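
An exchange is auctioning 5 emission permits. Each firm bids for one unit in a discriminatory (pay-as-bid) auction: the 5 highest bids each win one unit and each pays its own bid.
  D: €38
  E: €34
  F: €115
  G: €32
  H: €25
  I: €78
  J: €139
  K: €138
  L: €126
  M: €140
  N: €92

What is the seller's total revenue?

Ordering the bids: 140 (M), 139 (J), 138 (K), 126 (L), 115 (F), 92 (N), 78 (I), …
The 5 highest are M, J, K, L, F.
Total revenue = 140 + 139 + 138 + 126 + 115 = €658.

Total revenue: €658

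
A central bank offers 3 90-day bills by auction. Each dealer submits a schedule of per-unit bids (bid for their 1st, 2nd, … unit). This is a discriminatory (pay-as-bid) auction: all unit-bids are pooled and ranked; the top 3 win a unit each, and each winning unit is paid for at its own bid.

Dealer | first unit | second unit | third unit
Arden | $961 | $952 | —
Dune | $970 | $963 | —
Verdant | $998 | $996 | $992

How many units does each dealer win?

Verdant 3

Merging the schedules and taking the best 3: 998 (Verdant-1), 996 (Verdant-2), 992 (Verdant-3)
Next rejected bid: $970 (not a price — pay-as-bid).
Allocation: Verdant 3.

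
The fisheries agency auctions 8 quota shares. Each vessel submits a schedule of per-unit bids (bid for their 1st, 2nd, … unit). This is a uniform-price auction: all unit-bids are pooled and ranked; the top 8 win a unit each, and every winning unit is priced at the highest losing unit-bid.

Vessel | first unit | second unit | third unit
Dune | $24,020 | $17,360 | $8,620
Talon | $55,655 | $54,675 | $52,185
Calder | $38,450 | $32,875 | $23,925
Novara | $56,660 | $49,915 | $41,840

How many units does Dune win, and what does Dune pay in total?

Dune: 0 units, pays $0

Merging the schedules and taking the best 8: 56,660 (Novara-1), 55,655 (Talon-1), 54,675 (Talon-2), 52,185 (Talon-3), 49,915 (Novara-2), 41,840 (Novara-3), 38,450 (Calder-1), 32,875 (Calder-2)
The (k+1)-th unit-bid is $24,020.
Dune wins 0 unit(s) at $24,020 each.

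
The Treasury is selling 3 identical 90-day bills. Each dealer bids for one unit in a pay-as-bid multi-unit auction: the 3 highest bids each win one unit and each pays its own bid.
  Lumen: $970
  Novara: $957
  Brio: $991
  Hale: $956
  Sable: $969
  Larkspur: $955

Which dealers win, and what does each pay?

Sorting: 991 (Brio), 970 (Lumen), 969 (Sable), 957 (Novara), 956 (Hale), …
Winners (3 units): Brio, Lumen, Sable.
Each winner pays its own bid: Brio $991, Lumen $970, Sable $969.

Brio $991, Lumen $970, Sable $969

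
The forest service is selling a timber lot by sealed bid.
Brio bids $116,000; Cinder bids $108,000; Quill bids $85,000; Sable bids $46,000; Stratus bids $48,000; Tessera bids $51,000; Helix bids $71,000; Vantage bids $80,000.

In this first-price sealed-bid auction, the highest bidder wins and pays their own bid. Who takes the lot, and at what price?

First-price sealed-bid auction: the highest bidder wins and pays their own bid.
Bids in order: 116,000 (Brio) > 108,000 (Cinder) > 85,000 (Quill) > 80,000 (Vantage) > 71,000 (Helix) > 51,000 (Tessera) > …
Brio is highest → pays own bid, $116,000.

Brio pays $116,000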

==

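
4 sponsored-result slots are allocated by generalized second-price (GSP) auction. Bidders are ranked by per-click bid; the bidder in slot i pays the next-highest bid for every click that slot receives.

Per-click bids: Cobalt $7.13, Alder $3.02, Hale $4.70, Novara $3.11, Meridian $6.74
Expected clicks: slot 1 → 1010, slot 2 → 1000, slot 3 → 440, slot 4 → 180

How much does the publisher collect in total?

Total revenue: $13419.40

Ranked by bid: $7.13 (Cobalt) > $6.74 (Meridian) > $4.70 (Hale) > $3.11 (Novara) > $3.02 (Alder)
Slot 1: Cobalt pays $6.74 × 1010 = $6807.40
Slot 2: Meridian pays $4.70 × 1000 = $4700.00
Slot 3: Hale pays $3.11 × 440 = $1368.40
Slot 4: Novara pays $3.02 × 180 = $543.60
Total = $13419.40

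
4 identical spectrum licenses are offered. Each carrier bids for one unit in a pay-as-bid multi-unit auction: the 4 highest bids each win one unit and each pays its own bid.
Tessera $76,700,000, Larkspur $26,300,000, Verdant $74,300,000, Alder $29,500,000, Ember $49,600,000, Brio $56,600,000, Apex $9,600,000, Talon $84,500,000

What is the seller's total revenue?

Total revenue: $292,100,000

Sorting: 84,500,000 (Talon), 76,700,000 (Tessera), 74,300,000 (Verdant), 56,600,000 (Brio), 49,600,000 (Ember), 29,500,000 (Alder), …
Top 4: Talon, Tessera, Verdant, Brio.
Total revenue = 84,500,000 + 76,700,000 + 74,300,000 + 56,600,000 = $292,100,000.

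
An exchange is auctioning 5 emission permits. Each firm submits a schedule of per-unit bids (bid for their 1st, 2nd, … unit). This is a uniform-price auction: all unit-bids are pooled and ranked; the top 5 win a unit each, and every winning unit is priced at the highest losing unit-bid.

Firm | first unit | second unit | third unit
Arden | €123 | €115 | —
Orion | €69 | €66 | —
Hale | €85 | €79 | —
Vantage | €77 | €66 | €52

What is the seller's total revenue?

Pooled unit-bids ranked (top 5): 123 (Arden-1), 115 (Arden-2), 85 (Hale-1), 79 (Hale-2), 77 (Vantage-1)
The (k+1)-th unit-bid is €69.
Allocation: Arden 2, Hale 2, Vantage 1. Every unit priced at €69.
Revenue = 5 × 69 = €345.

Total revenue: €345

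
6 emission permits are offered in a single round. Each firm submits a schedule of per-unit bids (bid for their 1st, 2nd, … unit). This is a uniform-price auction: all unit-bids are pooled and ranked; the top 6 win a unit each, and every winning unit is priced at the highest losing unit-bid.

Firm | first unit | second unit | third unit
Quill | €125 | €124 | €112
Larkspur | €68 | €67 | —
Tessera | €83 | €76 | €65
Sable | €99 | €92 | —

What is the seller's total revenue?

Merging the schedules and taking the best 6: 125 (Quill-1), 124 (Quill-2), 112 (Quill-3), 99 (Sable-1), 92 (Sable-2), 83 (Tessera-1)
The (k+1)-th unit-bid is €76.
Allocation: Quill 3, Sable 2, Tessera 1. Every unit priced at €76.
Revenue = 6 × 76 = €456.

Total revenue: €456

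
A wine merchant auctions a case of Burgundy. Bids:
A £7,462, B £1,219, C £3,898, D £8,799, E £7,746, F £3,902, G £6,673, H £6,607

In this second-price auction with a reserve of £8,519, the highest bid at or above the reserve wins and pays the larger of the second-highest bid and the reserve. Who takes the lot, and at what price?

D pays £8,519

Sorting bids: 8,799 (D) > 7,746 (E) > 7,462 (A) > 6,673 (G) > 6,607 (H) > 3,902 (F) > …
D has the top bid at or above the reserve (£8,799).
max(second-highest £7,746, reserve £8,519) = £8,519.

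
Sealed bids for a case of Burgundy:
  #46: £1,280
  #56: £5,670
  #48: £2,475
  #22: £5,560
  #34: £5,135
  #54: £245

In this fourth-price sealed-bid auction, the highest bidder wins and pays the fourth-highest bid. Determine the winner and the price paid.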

Prompt - Every line holding the string "auctioning" should be copied here, so please find those lines in the data.

Task answer -
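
An exchange is auctioning 5 emission permits. Each firm bids for one unit in a discriminatory (pay-as-bid) auction: the 5 highest bids each win one unit and each pays its own bid.
An exchange is auctioning 5 emission permits. Each firm submits a schedule of per-unit bids (bid for their 1st, 2nd, … unit). This is a uniform-price auction: all unit-bids are pooled and ranked; the top 5 win a unit each, and every winning unit is priced at the highest losing unit-bid.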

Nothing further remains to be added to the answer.